** PROBLEM DETAILS **
Reproduce the listing that follows so that each line matches the original exactly.

(EXTRACTED INFORMATION begins)

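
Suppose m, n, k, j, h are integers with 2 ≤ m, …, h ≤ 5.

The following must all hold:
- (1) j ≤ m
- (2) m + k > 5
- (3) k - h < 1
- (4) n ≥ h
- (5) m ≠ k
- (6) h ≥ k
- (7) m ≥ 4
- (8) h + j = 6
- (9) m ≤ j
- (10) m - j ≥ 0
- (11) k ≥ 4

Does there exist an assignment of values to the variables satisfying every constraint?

Unsatisfiable

From constraints 6 and 11: h ≥ k ≥ 4. From constraints 7 and 9: j ≥ m ≥ 4. Hence h + j ≥ 8. But constraint 8 requires h + j = 6, and 6 < 8. Contradiction.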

(EXTRACTED INFORMATION ends)

** RESULT OF THE EXERCISE **
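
Suppose m, n, k, j, h are integers with 2 ≤ m, …, h ≤ 5.

The following must all hold:
- (1) j ≤ m
- (2) m + k > 5
- (3) k - h < 1
- (4) n ≥ h
- (5) m ≠ k
- (6) h ≥ k
- (7) m ≥ 4
- (8) h + j = 6
- (9) m ≤ j
- (10) m - j ≥ 0
- (11) k ≥ 4

Does there exist an assignment of values to the variables satisfying every constraint?

Unsatisfiable

From constraints 6 and 11: h ≥ k ≥ 4. From constraints 7 and 9: j ≥ m ≥ 4. Hence h + j ≥ 8. But constraint 8 requires h + j = 6, and 6 < 8. Contradiction.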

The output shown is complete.